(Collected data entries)
++++

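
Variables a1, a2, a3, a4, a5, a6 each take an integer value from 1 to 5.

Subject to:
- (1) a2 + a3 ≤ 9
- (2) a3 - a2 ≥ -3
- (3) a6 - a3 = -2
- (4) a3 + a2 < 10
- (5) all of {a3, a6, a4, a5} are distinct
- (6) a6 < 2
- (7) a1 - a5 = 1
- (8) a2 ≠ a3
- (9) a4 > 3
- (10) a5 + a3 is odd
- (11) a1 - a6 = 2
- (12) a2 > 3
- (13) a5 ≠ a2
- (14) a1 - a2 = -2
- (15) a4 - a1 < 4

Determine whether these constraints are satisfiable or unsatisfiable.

Satisfiable

Take a1 = 3, a2 = 5, a3 = 3, a4 = 5, a5 = 2, a6 = 1. Then constraint 1: a2 + a3 = 8; constraint 2: a3 - a2 = -2, and every other listed constraint is also met.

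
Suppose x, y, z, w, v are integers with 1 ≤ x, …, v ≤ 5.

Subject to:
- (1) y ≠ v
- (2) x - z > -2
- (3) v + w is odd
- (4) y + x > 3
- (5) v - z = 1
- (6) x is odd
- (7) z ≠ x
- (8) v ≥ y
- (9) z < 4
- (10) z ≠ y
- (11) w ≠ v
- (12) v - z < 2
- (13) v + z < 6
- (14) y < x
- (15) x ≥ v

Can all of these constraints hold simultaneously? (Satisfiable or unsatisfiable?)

Satisfiable

The assignment x = 3, y = 1, z = 2, w = 4, v = 3 works:
  constraint 2 holds since x - z = 1.
  constraint 4 holds since y + x = 4.
  constraint 5 holds since v - z = 1.
The rest check out directly.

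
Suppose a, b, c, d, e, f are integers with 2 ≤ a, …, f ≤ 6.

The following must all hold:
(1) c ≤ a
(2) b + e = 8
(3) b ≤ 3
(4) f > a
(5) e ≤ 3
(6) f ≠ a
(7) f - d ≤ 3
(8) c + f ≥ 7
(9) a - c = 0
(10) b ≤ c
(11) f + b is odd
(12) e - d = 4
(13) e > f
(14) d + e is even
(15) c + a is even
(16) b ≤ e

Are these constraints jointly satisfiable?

Unsatisfiable

From constraint 3: b ≤ 3. From constraint 5: e ≤ 3. Hence b + e ≤ 6. But constraint 2 requires b + e = 8, and 8 > 6. Contradiction.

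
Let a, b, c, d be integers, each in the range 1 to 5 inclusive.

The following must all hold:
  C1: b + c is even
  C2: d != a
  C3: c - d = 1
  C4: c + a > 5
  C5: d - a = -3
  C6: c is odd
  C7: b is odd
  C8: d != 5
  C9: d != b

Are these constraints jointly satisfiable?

Satisfiable

The assignment a = 5, b = 1, c = 3, d = 2 works:
  constraint 3 holds since c - d = 1.
  constraint 4 holds since c + a = 8.
The rest check out directly.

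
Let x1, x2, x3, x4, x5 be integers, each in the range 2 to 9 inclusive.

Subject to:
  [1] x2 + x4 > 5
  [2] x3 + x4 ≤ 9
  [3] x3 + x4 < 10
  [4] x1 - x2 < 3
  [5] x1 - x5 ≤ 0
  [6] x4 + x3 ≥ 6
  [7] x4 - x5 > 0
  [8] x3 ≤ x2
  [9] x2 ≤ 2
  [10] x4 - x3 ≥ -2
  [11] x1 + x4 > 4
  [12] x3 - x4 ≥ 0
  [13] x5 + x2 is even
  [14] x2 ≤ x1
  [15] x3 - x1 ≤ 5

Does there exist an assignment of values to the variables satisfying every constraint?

Unsatisfiable

Constraints 5, 7, 8, 12, and 14 give x5 < x4, x4 ≤ x3, x3 ≤ x2, x2 ≤ x1, x1 ≤ x5. Chaining: x5 < x4 ≤ x3 ≤ x2 ≤ x1 ≤ x5, which forces x5 < x5 — impossible.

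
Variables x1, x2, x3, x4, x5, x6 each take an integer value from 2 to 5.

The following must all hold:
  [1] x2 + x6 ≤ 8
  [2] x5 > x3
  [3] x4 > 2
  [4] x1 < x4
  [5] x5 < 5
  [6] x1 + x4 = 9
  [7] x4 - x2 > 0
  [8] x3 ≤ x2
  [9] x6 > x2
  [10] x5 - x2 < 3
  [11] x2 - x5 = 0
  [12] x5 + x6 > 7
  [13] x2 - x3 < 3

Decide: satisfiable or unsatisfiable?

One satisfying assignment is x1 = 4, x2 = 3, x3 = 2, x4 = 5, x5 = 3, x6 = 5.
For the less obvious constraints — constraint 1: x2 + x6 = 8; constraint 6: x1 + x4 = 9; constraint 7: x4 - x2 = 2 — and the others hold by inspection.

Satisfiable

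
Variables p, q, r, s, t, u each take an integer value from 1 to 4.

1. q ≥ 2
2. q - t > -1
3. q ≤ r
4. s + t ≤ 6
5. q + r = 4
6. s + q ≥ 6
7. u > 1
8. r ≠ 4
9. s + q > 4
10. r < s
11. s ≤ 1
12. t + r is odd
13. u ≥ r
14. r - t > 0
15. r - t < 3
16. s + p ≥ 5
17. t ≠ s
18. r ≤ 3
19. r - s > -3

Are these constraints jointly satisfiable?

From constraint 11: s ≤ 1. From constraints 3 and 18: q ≤ r ≤ 3. Hence s + q ≤ 4. But constraint 6 requires s + q ≥ 6, and 6 > 4. Contradiction.

Unsatisfiable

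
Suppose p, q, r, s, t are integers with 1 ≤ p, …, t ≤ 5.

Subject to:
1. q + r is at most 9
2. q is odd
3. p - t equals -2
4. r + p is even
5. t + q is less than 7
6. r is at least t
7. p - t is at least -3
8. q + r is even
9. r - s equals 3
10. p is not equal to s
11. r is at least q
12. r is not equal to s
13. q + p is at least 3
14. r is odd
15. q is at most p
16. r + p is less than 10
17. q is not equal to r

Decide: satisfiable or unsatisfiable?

Satisfiable

Setting (p, q, r, s, t) = (3, 1, 5, 2, 5) satisfies everything: constraint 1: q + r = 6; constraint 3: p - t = -2, and the others follow.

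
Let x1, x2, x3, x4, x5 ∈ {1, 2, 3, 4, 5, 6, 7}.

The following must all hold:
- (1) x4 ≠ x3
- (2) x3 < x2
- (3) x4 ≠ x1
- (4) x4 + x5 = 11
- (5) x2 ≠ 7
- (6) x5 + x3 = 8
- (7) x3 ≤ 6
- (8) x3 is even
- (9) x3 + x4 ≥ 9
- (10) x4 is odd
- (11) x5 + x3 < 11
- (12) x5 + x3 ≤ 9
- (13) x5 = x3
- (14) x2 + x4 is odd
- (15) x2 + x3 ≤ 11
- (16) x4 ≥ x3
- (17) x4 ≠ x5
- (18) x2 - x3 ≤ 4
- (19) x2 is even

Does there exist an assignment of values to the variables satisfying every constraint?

One satisfying assignment is x1 = 6, x2 = 6, x3 = 4, x4 = 7, x5 = 4.
For the less obvious constraints — constraint 4: x4 + x5 = 11; constraint 6: x5 + x3 = 8; constraint 9: x3 + x4 = 11 — and the others hold by inspection.

Satisfiable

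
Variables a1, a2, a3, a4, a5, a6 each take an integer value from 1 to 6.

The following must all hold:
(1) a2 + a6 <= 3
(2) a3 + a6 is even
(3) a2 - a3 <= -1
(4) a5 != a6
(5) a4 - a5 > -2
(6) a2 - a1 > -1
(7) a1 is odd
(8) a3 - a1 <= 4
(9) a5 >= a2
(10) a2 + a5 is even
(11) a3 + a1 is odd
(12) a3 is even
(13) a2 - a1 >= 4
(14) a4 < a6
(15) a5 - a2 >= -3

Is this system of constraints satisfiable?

Constraints 3, 8, and 13 give a3 − a2 ≥ 1, a2 − a1 ≥ 4, a1 − a3 ≥ -4.
Adding all 3 inequalities: the left sides telescope to 0, and the right sides sum to 1 + 4 + (-4) = 1. So 0 ≥ 1, which is false.

Unsatisfiable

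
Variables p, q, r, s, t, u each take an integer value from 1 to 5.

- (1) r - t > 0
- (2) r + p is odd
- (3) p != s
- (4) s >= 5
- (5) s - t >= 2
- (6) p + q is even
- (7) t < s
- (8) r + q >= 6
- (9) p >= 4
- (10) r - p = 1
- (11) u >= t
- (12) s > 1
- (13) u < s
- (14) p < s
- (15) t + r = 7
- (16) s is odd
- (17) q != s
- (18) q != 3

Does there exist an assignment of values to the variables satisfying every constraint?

Satisfiable

The assignment p = 4, q = 2, r = 5, s = 5, t = 2, u = 2 works:
  constraint 1 holds since r - t = 3.
  constraint 5 holds since s - t = 3.
  constraint 8 holds since r + q = 7.
The rest check out directly.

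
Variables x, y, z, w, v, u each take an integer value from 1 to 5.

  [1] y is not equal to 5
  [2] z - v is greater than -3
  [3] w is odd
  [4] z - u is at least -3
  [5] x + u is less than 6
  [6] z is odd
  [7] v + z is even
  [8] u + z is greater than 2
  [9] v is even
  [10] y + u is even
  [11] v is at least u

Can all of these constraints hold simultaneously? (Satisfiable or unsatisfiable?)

Unsatisfiable

Constraint 9 makes v even and constraint 6 makes z odd, so v + z must be odd. Constraint 7 says v + z is even — contradiction.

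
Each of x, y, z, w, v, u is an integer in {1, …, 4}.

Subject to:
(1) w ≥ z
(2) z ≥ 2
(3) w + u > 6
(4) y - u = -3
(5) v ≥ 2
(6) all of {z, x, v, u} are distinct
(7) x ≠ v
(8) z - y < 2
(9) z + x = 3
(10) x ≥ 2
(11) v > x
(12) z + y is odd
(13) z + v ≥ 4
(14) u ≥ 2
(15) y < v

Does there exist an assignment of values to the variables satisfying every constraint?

Constraints 2, 5, 10, and 14 confine each of z, x, v, u to the 3 values {2, …, 4} (the domain already gives each ≤ 4).
Constraint 6 requires all 4 of them to be distinct, but only 3 values are available — impossible by the pigeonhole principle.

Unsatisfiable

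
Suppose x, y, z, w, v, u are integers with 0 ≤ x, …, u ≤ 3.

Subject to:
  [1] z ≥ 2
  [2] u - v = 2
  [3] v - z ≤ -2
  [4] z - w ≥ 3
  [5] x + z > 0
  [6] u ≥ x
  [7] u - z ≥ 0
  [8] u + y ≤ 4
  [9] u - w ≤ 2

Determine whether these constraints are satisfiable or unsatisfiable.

Unsatisfiable

Constraints 4, 7, and 9 give w − u ≥ -2, u − z ≥ 0, z − w ≥ 3.
Adding all 3 inequalities: the left sides telescope to 0, and the right sides sum to (-2) + 0 + 3 = 1. So 0 ≥ 1, which is false.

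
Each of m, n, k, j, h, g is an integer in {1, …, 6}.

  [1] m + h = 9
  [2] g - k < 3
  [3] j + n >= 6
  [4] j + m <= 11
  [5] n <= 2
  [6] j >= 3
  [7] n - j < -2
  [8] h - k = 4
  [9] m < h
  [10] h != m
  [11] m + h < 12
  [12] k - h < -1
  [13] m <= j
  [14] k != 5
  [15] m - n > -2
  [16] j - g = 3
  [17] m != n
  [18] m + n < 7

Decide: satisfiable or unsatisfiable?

Satisfiable

Setting (m, n, k, j, h, g) = (3, 2, 2, 5, 6, 2) satisfies everything: constraint 1: m + h = 9; constraint 2: g - k = 0, and the others follow.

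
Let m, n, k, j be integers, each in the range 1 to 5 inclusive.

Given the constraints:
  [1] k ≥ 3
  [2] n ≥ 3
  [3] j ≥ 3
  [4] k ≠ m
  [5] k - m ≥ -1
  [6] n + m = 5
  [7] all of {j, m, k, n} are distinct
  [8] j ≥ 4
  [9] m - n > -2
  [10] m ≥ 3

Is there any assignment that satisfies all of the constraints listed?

Constraints 1, 2, 3, and 10 confine each of j, m, k, n to the 3 values {3, …, 5} (the domain already gives each ≤ 5).
Constraint 7 requires all 4 of them to be distinct, but only 3 values are available — impossible by the pigeonhole principle.

Unsatisfiable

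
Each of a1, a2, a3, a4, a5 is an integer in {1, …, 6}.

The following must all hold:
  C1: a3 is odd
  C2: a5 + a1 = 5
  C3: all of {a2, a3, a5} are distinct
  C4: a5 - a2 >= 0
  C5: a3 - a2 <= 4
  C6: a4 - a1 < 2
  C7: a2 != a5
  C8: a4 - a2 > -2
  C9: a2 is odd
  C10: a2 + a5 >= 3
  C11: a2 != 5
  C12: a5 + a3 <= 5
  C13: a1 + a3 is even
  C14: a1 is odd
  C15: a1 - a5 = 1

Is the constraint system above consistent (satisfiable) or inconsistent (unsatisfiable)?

The assignment a1 = 3, a2 = 1, a3 = 3, a4 = 2, a5 = 2 works:
  constraint 2 holds since a5 + a1 = 5.
  constraint 4 holds since a5 - a2 = 1.
  constraint 5 holds since a3 - a2 = 2.
The rest check out directly.

Satisfiable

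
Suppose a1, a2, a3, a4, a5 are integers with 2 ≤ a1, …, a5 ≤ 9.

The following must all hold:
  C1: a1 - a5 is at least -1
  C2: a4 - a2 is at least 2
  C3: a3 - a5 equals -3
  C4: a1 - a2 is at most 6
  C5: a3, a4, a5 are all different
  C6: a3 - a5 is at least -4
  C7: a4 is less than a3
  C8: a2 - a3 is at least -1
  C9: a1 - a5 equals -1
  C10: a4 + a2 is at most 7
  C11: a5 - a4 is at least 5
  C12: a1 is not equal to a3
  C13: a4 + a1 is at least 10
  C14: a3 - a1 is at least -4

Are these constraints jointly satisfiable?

Unsatisfiable

Constraints 1, 2, 8, 11, and 14 give a5 − a4 ≥ 5, a4 − a2 ≥ 2, a2 − a3 ≥ -1, a3 − a1 ≥ -4, a1 − a5 ≥ -1.
Adding all 5 inequalities: the left sides telescope to 0, and the right sides sum to 5 + 2 + (-1) + (-4) + (-1) = 1. So 0 ≥ 1, which is false.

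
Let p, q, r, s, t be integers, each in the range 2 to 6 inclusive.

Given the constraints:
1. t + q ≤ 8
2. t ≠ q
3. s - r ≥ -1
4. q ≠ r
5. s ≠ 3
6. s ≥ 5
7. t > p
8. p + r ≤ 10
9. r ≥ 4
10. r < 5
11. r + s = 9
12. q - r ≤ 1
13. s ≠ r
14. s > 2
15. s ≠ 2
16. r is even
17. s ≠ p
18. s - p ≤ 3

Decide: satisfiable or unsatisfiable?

Try p = 4, q = 2, r = 4, s = 5, t = 5.
Check constraint 1: t + q = 7; constraint 3: s - r = 1. The remaining constraints are straightforward to verify.

Satisfiable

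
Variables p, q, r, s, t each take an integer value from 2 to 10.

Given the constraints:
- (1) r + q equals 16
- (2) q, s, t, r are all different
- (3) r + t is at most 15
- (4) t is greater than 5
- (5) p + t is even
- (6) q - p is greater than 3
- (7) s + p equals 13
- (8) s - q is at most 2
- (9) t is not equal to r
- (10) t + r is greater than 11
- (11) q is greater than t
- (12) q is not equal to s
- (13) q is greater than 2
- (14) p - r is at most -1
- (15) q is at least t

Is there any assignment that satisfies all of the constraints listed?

Satisfiable

One satisfying assignment is p = 4, q = 10, r = 6, s = 9, t = 8.
For the less obvious constraints — constraint 1: r + q = 16; constraint 3: r + t = 14 — and the others hold by inspection.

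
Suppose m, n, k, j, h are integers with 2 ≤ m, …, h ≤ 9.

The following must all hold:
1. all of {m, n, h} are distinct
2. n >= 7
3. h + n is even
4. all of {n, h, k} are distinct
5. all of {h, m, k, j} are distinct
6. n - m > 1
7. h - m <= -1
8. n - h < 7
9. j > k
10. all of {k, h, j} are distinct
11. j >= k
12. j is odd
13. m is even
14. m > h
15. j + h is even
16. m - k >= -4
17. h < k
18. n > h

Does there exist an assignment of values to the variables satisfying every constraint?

Satisfiable

One satisfying assignment is m = 6, n = 9, k = 7, j = 9, h = 5.
For the less obvious constraints — constraint 6: n - m = 3; constraint 7: h - m = -1; constraint 8: n - h = 4 — and the others hold by inspection.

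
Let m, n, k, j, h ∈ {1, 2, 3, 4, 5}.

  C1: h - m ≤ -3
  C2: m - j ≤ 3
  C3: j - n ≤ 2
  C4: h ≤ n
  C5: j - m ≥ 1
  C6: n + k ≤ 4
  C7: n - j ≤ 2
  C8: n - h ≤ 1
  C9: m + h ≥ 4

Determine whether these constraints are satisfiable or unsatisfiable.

Constraints 1, 3, 5, and 8 give m − h ≥ 3, h − n ≥ -1, n − j ≥ -2, j − m ≥ 1.
Adding all 4 inequalities: the left sides telescope to 0, and the right sides sum to 3 + (-1) + (-2) + 1 = 1. So 0 ≥ 1, which is false.

Unsatisfiable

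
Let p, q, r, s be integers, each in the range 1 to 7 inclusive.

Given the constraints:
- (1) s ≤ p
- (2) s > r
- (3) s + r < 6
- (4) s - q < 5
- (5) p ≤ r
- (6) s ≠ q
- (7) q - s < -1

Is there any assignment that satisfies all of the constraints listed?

Constraints 1, 2, and 5 give p ≤ r, r < s, s ≤ p. Chaining: p ≤ r < s ≤ p, which forces p < p — impossible.

Unsatisfiable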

++++

§ Work task
Look through the entries and copy every line in which the string "equals" appears.

§ Task output
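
3. p - t equals -2
9. r - s equals 3
  C3: a3 - a5 equals -3
  C9: a1 - a5 equals -1
- (1) r + q equals 16
- (7) s + p equals 13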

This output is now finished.